Exercise requirements: Transcribe each record exactly as it appears.
------
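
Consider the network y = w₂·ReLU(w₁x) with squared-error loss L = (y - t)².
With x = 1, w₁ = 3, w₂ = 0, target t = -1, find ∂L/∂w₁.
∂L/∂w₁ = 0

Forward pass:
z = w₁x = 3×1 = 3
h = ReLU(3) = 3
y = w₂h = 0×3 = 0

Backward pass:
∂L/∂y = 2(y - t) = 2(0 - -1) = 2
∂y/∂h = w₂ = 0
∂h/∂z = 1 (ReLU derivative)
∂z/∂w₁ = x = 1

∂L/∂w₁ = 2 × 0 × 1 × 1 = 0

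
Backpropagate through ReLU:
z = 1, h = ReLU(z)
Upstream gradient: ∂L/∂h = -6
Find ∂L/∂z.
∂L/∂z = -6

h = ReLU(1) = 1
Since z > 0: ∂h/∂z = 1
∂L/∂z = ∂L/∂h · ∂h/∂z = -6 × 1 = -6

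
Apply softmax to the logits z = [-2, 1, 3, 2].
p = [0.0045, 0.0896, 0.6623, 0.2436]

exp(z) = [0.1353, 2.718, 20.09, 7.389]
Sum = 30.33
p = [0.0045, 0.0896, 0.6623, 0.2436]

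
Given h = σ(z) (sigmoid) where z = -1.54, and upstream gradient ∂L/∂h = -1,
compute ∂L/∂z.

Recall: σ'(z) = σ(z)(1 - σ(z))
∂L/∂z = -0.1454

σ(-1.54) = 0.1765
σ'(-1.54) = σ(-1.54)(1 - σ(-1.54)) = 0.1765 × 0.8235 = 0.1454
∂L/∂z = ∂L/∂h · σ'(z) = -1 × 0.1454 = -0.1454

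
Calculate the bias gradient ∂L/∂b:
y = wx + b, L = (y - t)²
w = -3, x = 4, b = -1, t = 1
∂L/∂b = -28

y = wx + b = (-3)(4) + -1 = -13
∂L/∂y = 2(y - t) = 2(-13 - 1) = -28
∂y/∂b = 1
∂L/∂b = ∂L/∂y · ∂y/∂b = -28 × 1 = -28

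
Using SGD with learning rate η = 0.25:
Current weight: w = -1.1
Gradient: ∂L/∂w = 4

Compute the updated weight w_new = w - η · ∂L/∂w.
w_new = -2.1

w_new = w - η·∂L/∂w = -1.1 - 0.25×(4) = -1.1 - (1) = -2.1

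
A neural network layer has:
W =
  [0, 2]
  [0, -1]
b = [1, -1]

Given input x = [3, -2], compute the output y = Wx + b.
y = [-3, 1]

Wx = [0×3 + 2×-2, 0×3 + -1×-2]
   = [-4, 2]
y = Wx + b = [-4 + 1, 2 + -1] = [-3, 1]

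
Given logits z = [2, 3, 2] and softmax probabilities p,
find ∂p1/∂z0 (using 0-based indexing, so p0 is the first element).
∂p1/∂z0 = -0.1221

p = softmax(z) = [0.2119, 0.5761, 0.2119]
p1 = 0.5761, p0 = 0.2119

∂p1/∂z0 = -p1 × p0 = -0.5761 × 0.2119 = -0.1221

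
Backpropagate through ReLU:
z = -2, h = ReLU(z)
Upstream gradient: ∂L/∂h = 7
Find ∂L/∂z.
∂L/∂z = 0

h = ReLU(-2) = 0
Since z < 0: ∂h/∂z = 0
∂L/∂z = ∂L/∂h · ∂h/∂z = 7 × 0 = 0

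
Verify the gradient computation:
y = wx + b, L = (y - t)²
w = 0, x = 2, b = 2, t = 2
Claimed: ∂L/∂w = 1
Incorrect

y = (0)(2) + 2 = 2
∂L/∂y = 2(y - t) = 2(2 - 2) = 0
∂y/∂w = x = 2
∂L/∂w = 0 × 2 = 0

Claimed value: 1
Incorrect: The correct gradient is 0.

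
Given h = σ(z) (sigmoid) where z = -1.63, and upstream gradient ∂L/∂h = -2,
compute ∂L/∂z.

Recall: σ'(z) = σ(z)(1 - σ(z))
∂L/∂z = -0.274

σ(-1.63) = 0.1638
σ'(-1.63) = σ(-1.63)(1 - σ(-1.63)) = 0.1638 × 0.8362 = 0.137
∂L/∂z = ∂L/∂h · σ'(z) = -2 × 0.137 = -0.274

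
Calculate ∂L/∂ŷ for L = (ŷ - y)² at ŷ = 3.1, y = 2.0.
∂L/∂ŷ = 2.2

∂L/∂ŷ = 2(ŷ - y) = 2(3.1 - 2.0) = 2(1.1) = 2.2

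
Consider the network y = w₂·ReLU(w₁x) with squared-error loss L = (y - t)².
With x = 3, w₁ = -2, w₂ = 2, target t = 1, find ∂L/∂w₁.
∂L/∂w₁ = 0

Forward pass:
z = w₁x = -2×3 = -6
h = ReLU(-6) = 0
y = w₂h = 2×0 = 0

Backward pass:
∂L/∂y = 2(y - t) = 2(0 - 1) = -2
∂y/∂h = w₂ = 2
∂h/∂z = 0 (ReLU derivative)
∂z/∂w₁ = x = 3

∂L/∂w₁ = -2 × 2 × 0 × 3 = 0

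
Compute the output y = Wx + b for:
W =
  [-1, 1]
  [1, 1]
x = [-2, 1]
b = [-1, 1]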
------
Solution to this task:
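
Consider the network y = w₂·ReLU(w₁x) with squared-error loss L = (y - t)².
With x = 1, w₁ = 3, w₂ = 0, target t = -1, find ∂L/∂w₁.
∂L/∂w₁ = 0

Forward pass:
z = w₁x = 3×1 = 3
h = ReLU(3) = 3
y = w₂h = 0×3 = 0

Backward pass:
∂L/∂y = 2(y - t) = 2(0 - -1) = 2
∂y/∂h = w₂ = 0
∂h/∂z = 1 (ReLU derivative)
∂z/∂w₁ = x = 1

∂L/∂w₁ = 2 × 0 × 1 × 1 = 0

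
Backpropagate through ReLU:
z = 1, h = ReLU(z)
Upstream gradient: ∂L/∂h = -6
Find ∂L/∂z.
∂L/∂z = -6

h = ReLU(1) = 1
Since z > 0: ∂h/∂z = 1
∂L/∂z = ∂L/∂h · ∂h/∂z = -6 × 1 = -6

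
Apply softmax to the logits z = [-2, 1, 3, 2].
p = [0.0045, 0.0896, 0.6623, 0.2436]

exp(z) = [0.1353, 2.718, 20.09, 7.389]
Sum = 30.33
p = [0.0045, 0.0896, 0.6623, 0.2436]

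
Given h = σ(z) (sigmoid) where z = -1.54, and upstream gradient ∂L/∂h = -1,
compute ∂L/∂z.

Recall: σ'(z) = σ(z)(1 - σ(z))
∂L/∂z = -0.1454

σ(-1.54) = 0.1765
σ'(-1.54) = σ(-1.54)(1 - σ(-1.54)) = 0.1765 × 0.8235 = 0.1454
∂L/∂z = ∂L/∂h · σ'(z) = -1 × 0.1454 = -0.1454

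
Calculate the bias gradient ∂L/∂b:
y = wx + b, L = (y - t)²
w = -3, x = 4, b = -1, t = 1
∂L/∂b = -28

y = wx + b = (-3)(4) + -1 = -13
∂L/∂y = 2(y - t) = 2(-13 - 1) = -28
∂y/∂b = 1
∂L/∂b = ∂L/∂y · ∂y/∂b = -28 × 1 = -28

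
Using SGD with learning rate η = 0.25:
Current weight: w = -1.1
Gradient: ∂L/∂w = 4

Compute the updated weight w_new = w - η · ∂L/∂w.
w_new = -2.1

w_new = w - η·∂L/∂w = -1.1 - 0.25×(4) = -1.1 - (1) = -2.1

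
A neural network layer has:
W =
  [0, 2]
  [0, -1]
b = [1, -1]

Given input x = [3, -2], compute the output y = Wx + b.
y = [-3, 1]

Wx = [0×3 + 2×-2, 0×3 + -1×-2]
   = [-4, 2]
y = Wx + b = [-4 + 1, 2 + -1] = [-3, 1]

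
Given logits z = [2, 3, 2] and softmax probabilities p,
find ∂p1/∂z0 (using 0-based indexing, so p0 is the first element).
∂p1/∂z0 = -0.1221

p = softmax(z) = [0.2119, 0.5761, 0.2119]
p1 = 0.5761, p0 = 0.2119

∂p1/∂z0 = -p1 × p0 = -0.5761 × 0.2119 = -0.1221

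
Backpropagate through ReLU:
z = -2, h = ReLU(z)
Upstream gradient: ∂L/∂h = 7
Find ∂L/∂z.
∂L/∂z = 0

h = ReLU(-2) = 0
Since z < 0: ∂h/∂z = 0
∂L/∂z = ∂L/∂h · ∂h/∂z = 7 × 0 = 0

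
Verify the gradient computation:
y = wx + b, L = (y - t)²
w = 0, x = 2, b = 2, t = 2
Claimed: ∂L/∂w = 1
Incorrect

y = (0)(2) + 2 = 2
∂L/∂y = 2(y - t) = 2(2 - 2) = 0
∂y/∂w = x = 2
∂L/∂w = 0 × 2 = 0

Claimed value: 1
Incorrect: The correct gradient is 0.

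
Given h = σ(z) (sigmoid) where z = -1.63, and upstream gradient ∂L/∂h = -2,
compute ∂L/∂z.

Recall: σ'(z) = σ(z)(1 - σ(z))
∂L/∂z = -0.274

σ(-1.63) = 0.1638
σ'(-1.63) = σ(-1.63)(1 - σ(-1.63)) = 0.1638 × 0.8362 = 0.137
∂L/∂z = ∂L/∂h · σ'(z) = -2 × 0.137 = -0.274

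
Calculate ∂L/∂ŷ for L = (ŷ - y)² at ŷ = 3.1, y = 2.0.
∂L/∂ŷ = 2.2

∂L/∂ŷ = 2(ŷ - y) = 2(3.1 - 2.0) = 2(1.1) = 2.2

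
Consider the network y = w₂·ReLU(w₁x) with squared-error loss L = (y - t)².
With x = 3, w₁ = -2, w₂ = 2, target t = 1, find ∂L/∂w₁.
∂L/∂w₁ = 0

Forward pass:
z = w₁x = -2×3 = -6
h = ReLU(-6) = 0
y = w₂h = 2×0 = 0

Backward pass:
∂L/∂y = 2(y - t) = 2(0 - 1) = -2
∂y/∂h = w₂ = 2
∂h/∂z = 0 (ReLU derivative)
∂z/∂w₁ = x = 3

∂L/∂w₁ = -2 × 2 × 0 × 3 = 0

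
Compute the output y = Wx + b for:
W =
  [-1, 1]
  [1, 1]
x = [-2, 1]
b = [-1, 1]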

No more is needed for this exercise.